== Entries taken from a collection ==
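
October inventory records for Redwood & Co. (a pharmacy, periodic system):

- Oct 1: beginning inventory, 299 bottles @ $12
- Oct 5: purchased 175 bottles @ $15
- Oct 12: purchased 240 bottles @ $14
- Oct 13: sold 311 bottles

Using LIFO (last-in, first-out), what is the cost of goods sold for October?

COGS = $4,425

Oct 13, 311 sold [LIFO — newest first]: 240 @ $14 + 71 @ $15 = $4,425
Ending inventory: 299 @ $12 + 104 @ $15 = $5,148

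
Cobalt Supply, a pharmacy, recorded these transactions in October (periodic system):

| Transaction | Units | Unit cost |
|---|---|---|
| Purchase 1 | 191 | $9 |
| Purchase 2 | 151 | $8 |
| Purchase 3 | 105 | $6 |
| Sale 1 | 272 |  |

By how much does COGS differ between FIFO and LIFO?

$385

FIFO COGS: 191 @ $9 + 81 @ $8 = $2,367
LIFO COGS: 105 @ $6 + 151 @ $8 + 16 @ $9 = $1,982
Difference = |$2,367 − $1,982| = $385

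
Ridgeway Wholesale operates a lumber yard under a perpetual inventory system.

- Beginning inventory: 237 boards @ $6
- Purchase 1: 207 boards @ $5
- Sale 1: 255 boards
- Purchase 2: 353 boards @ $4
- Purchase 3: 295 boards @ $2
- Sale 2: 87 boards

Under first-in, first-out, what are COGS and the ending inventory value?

COGS = $1,947; ending inventory = $2,512

Sale 1 (255) [FIFO — oldest first]: 237 @ $6 + 18 @ $5 = $1,512
Sale 2 (87) [FIFO — oldest first]: 87 @ $5 = $435
Total COGS = $1,512 + $435 = $1,947
Ending inventory: 102 @ $5 + 353 @ $4 + 295 @ $2 = $2,512
Check: goods available $4,459 = COGS $1,947 + ending $2,512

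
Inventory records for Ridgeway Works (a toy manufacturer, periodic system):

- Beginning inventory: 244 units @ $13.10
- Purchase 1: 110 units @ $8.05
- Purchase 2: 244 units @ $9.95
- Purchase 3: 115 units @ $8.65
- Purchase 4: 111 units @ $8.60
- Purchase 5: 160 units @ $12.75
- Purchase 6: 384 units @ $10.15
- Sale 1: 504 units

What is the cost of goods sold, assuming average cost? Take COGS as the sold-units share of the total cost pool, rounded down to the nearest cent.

Sale 1, sell 504: 504/1368 × $14,396.65 → $5,304.02
Ending inventory (cost pool remaining) = $9,092.63

COGS = $5,304.02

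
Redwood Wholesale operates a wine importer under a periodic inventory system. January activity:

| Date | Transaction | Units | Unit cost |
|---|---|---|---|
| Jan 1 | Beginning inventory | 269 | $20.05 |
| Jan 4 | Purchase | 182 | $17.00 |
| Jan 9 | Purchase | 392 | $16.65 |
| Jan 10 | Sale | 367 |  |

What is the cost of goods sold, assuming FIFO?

Jan 10, 367 sold [FIFO — oldest first]: 269 @ $20.05 + 98 @ $17.00 = $7,059.45
Ending inventory: 84 @ $17.00 + 392 @ $16.65 = $7,954.80

COGS = $7,059.45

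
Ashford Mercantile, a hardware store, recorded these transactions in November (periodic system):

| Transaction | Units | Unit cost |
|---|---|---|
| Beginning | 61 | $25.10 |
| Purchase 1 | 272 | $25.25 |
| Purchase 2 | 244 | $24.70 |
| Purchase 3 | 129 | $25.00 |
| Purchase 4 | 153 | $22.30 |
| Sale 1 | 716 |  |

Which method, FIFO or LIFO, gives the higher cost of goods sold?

FIFO COGS: 61 @ $25.10 + 272 @ $25.25 + 244 @ $24.70 + 129 @ $25.00 + 10 @ $22.30 = $17,873.90
LIFO COGS: 153 @ $22.30 + 129 @ $25.00 + 244 @ $24.70 + 190 @ $25.25 = $17,461.20

FIFO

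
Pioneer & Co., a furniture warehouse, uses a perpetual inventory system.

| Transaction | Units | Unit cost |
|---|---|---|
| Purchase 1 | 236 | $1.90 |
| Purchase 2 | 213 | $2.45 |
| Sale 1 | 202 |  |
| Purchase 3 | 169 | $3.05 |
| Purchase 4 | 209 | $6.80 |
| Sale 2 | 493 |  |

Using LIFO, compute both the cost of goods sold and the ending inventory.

COGS = $2,656.10; ending inventory = $250.80

Sale 1 (202) [LIFO — newest first]: 202 @ $2.45 = $494.90
Sale 2 (493) [LIFO — newest first]: 209 @ $6.80 + 169 @ $3.05 + 11 @ $2.45 + 104 @ $1.90 = $2,161.20
Total COGS = $494.90 + $2,161.20 = $2,656.10
Ending inventory: 132 @ $1.90 = $250.80
Check: goods available $2,906.90 = COGS $2,656.10 + ending $250.80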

== What the exercise asks ==
Check each line above for the word "bottles" and give the number of lines that have it, nothing else.

== Task output ==
4